Exercise requirements: The response should be a faithful copy of every record, with nothing left out.

Dataset extract:
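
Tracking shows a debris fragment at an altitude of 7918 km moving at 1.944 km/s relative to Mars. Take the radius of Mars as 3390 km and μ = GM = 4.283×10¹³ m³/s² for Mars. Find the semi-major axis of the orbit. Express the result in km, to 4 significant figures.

r = 3390 + 7918 = 11308 km = 1.131×10⁷ m.
Vis-viva rearranged: 1/a = 2/r − v²/μ = 1.769×10⁻⁷ − 8.824×10⁻⁸ = 8.863×10⁻⁸ m⁻¹.
a = 1.128×10⁷ m = 11283 km.

a ≈ 11280 km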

Exercise response:
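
Tracking shows a debris fragment at an altitude of 7918 km moving at 1.944 km/s relative to Mars. Take the radius of Mars as 3390 km and μ = GM = 4.283×10¹³ m³/s² for Mars. Find the semi-major axis of the orbit. Express the result in km, to 4 significant figures.

r = 3390 + 7918 = 11308 km = 1.131×10⁷ m.
Vis-viva rearranged: 1/a = 2/r − v²/μ = 1.769×10⁻⁷ − 8.824×10⁻⁸ = 8.863×10⁻⁸ m⁻¹.
a = 1.128×10⁷ m = 11283 km.

a ≈ 11280 km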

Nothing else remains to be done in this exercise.